WHAT THE EXERCISE ASKS: Your job is to set down the stretch of entries that opens with the line containing "Rod cutting: a" and closes with the line containing "Consider the following". Keep both end lines, copy each exactly, and add nothing.

GIVEN DATA:
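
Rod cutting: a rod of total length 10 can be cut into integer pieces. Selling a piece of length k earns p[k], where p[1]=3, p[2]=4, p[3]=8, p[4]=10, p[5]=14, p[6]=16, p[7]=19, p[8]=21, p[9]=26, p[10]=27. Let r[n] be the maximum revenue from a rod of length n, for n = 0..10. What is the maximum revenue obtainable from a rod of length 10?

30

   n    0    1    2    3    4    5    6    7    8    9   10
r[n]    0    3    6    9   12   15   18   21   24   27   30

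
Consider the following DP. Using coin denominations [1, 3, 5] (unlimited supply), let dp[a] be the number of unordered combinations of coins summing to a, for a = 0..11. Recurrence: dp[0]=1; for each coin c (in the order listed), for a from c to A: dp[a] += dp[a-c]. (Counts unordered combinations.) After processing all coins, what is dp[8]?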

---

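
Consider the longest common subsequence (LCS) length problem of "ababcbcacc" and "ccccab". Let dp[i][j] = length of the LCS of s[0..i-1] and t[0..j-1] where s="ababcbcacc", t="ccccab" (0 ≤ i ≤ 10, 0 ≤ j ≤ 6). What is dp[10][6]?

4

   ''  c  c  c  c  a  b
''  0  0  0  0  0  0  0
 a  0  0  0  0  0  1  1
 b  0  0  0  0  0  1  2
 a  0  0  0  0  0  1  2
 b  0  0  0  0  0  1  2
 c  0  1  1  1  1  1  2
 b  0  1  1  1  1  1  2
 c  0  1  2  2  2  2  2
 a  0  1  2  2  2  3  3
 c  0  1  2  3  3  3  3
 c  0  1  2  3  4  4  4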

TASK RESPONSE:
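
Rod cutting: a rod of total length 10 can be cut into integer pieces. Selling a piece of length k earns p[k], where p[1]=3, p[2]=4, p[3]=8, p[4]=10, p[5]=14, p[6]=16, p[7]=19, p[8]=21, p[9]=26, p[10]=27. Let r[n] be the maximum revenue from a rod of length n, for n = 0..10. What is the maximum revenue obtainable from a rod of length 10?

30

   n    0    1    2    3    4    5    6    7    8    9   10
r[n]    0    3    6    9   12   15   18   21   24   27   30

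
Consider the following DP. Using coin denominations [1, 3, 5] (unlimited supply), let dp[a] be the number of unordered combinations of coins summing to a, for a = 0..11. Recurrence: dp[0]=1; for each coin c (in the order listed), for a from c to A: dp[a] += dp[a-c]. (Counts unordered combinations.) After processing all coins, what is dp[8]?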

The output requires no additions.